Records to process:
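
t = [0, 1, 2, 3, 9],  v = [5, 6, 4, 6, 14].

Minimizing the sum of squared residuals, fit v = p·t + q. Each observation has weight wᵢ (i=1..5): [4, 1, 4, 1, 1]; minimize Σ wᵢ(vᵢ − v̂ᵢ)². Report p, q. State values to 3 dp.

MᵀWM·[p, q]ᵀ = MᵀWv reads: 107·p + 21·q = 182;  21·p + 11·q = 62.
(Σwᵢ·t·t = 107, Σwᵢ·t = 21, Σwᵢ·1 = 11, Σwᵢ·t·v = 182, Σwᵢ·v = 62.)
Δ = 107·11 − 21² = 736.
p = (182·11 − 21·62)/736 = 175/184; q = (107·62 − 21·182)/736 = 703/184.

p = 0.951, q = 3.821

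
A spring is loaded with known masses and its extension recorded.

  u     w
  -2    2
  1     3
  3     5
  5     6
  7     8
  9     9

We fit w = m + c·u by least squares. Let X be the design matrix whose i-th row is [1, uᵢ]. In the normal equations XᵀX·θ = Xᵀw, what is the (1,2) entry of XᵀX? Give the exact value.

Row 1 ↔ basis 1, column 2 ↔ basis u, so (XᵀX)_{1,2} = Σᵢ u = (1)·(-2) + (1)·(1) + (1)·(3) + (1)·(5) + (1)·(7) + (1)·(9) = 23.

23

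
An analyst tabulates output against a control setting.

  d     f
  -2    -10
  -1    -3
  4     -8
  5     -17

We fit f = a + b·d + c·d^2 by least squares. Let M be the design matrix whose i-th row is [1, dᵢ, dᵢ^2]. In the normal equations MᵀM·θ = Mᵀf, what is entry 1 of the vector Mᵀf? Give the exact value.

Entry 1 ↔ basis 1, so (Mᵀf)_{1} = Σᵢ fᵢ = (1)·(-10) + (1)·(-3) + (1)·(-8) + (1)·(-17) = -38.

-38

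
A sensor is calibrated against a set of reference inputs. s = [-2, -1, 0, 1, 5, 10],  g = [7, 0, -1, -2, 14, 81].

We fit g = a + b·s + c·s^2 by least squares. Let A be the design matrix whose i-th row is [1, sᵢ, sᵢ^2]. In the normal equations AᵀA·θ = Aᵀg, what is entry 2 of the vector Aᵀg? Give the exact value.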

Task: Please write out each entry shown above exactly as given.

Response:
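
t = [0, 1, 2, 3, 9],  v = [5, 6, 4, 6, 14].

Minimizing the sum of squared residuals, fit v = p·t + q. Each observation has weight wᵢ (i=1..5): [4, 1, 4, 1, 1]; minimize Σ wᵢ(vᵢ − v̂ᵢ)². Report p, q. State values to 3 dp.

MᵀWM·[p, q]ᵀ = MᵀWv reads: 107·p + 21·q = 182;  21·p + 11·q = 62.
(Σwᵢ·t·t = 107, Σwᵢ·t = 21, Σwᵢ·1 = 11, Σwᵢ·t·v = 182, Σwᵢ·v = 62.)
Δ = 107·11 − 21² = 736.
p = (182·11 − 21·62)/736 = 175/184; q = (107·62 − 21·182)/736 = 703/184.

p = 0.951, q = 3.821

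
A spring is loaded with known masses and its extension recorded.

  u     w
  -2    2
  1     3
  3     5
  5     6
  7     8
  9     9

We fit w = m + c·u by least squares. Let X be the design matrix whose i-th row is [1, uᵢ]. In the normal equations XᵀX·θ = Xᵀw, what is the (1,2) entry of XᵀX? Give the exact value.

Row 1 ↔ basis 1, column 2 ↔ basis u, so (XᵀX)_{1,2} = Σᵢ u = (1)·(-2) + (1)·(1) + (1)·(3) + (1)·(5) + (1)·(7) + (1)·(9) = 23.

23

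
An analyst tabulates output against a control setting.

  d     f
  -2    -10
  -1    -3
  4     -8
  5     -17

We fit f = a + b·d + c·d^2 by least squares. Let M be the design matrix whose i-th row is [1, dᵢ, dᵢ^2]. In the normal equations MᵀM·θ = Mᵀf, what is entry 1 of the vector Mᵀf? Give the exact value.

Entry 1 ↔ basis 1, so (Mᵀf)_{1} = Σᵢ fᵢ = (1)·(-10) + (1)·(-3) + (1)·(-8) + (1)·(-17) = -38.

-38

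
A sensor is calibrated against a set of reference inputs. s = [-2, -1, 0, 1, 5, 10],  g = [7, 0, -1, -2, 14, 81].

We fit g = a + b·s + c·s^2 by least squares. Let A be the design matrix whose i-th row is [1, sᵢ, sᵢ^2]. In the normal equations AᵀA·θ = Aᵀg, what is entry 2 of the vector Aᵀg? Give the exact value.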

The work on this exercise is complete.